Problem to work on —
The records follow. Count the lines holding "forward" and give only the number.
___ Given records
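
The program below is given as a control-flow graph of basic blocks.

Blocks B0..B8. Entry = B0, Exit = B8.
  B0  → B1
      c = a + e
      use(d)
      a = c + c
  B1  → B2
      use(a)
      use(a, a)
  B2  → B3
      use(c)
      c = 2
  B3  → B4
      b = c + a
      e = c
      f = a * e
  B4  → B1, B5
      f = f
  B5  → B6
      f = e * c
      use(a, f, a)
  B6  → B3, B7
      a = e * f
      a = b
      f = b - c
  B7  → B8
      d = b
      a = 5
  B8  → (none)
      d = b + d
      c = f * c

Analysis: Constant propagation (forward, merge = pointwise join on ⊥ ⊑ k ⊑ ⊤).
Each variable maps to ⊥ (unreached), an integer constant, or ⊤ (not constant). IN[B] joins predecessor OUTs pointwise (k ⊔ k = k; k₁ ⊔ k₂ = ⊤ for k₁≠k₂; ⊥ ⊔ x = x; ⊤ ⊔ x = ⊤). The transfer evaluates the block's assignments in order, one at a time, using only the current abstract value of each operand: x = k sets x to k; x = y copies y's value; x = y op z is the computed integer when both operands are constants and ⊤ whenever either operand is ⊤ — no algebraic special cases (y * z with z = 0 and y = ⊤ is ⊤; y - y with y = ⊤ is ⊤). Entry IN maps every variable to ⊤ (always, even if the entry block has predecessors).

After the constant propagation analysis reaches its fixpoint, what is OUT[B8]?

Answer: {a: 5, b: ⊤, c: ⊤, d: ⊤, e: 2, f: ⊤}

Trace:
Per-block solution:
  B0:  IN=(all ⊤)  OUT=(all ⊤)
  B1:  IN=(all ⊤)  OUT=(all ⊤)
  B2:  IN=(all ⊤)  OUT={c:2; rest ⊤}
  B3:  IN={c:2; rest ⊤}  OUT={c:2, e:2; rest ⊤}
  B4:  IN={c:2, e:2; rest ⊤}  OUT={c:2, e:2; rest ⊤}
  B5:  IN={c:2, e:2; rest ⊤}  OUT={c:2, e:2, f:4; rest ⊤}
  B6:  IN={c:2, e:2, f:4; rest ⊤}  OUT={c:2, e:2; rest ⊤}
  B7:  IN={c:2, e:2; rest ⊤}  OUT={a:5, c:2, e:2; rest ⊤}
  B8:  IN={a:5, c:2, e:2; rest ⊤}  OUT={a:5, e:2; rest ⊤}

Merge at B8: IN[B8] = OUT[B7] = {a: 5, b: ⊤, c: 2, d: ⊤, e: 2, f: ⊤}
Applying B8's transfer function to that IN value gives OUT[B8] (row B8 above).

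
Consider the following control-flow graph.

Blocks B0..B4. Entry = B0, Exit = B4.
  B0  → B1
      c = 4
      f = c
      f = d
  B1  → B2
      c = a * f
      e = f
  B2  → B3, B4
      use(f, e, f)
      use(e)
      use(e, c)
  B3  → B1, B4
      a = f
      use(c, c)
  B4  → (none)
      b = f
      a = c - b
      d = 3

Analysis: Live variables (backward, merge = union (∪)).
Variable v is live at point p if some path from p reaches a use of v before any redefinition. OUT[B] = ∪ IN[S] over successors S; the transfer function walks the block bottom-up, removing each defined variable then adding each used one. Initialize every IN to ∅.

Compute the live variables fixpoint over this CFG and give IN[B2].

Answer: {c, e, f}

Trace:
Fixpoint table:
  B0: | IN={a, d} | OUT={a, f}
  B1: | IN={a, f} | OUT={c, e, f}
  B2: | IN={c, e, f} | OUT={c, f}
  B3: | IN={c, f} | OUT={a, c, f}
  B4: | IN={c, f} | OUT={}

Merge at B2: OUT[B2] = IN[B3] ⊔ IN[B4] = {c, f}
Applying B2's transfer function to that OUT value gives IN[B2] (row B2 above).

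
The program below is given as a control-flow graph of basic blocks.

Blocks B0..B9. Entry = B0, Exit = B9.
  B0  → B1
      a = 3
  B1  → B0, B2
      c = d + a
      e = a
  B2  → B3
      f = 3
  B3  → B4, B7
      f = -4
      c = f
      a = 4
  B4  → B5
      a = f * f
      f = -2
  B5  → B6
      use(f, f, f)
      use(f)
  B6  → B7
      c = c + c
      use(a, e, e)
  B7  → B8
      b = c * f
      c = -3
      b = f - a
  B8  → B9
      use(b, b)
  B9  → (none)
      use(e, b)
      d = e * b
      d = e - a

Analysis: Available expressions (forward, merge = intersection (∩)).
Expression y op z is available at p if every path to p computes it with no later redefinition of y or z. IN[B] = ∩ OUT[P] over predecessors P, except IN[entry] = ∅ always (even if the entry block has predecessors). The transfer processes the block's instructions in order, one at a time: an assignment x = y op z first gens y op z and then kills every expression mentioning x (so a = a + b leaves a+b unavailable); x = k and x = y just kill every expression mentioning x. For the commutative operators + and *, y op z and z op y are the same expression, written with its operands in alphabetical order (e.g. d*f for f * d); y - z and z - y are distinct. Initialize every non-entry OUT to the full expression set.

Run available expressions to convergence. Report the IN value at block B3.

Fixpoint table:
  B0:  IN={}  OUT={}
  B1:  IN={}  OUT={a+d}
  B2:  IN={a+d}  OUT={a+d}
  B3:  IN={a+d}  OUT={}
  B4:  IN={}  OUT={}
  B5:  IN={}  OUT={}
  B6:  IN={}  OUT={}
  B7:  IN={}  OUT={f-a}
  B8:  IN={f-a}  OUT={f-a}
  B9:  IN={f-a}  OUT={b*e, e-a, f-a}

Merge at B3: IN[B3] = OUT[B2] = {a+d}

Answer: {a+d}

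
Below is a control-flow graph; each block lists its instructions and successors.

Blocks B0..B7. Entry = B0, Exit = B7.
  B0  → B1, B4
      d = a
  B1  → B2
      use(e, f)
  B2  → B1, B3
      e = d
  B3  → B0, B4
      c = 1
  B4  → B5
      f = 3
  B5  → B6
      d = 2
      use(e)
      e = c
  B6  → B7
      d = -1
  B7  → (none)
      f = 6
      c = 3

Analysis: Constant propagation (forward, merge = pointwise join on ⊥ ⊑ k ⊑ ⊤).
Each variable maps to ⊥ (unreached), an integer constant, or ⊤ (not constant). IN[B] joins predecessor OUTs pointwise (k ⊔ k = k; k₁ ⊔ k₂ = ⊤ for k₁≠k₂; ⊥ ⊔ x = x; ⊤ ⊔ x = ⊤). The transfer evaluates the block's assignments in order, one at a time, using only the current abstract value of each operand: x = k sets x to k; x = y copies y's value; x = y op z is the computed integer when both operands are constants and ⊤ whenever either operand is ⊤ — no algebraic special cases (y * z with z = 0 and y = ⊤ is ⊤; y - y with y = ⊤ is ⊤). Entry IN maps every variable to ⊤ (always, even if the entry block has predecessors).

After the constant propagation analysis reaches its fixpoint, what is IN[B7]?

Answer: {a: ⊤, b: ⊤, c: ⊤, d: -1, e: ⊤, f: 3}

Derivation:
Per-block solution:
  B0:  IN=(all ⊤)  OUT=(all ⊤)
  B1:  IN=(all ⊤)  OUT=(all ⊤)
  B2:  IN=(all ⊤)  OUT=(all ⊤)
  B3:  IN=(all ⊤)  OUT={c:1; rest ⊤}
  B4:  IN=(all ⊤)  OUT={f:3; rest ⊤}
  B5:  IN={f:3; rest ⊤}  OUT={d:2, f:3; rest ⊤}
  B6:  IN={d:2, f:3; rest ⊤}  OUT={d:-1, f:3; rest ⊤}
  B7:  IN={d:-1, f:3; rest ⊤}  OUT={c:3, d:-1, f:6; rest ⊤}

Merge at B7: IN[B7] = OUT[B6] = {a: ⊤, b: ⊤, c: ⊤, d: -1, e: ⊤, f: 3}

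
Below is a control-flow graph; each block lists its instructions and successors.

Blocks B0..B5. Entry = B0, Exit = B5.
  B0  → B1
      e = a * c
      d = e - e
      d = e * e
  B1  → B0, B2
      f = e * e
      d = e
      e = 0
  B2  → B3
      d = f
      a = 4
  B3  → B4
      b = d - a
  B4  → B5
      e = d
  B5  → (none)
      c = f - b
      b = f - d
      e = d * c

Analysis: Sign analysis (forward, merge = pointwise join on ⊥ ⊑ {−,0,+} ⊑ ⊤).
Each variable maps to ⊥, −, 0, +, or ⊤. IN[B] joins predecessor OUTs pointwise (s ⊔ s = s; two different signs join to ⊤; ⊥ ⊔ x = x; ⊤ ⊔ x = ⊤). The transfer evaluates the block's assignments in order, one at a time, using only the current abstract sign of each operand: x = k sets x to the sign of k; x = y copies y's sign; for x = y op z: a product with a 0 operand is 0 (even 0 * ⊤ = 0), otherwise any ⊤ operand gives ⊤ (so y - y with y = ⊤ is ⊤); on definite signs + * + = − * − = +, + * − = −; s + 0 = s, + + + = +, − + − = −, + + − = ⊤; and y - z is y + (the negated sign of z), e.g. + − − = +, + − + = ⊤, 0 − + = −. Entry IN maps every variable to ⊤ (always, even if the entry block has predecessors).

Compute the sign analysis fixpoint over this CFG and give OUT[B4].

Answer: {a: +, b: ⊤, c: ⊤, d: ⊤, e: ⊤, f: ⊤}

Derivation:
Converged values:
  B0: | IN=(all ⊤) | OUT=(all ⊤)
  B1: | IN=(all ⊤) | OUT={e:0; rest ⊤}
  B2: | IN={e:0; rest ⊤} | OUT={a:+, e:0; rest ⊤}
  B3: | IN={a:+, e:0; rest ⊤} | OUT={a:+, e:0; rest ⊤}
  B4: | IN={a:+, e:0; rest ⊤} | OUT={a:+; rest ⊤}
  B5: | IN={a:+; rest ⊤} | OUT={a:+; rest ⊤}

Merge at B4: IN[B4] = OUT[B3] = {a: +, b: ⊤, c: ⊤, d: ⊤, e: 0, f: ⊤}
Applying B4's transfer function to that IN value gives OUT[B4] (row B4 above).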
______
Answer space —
4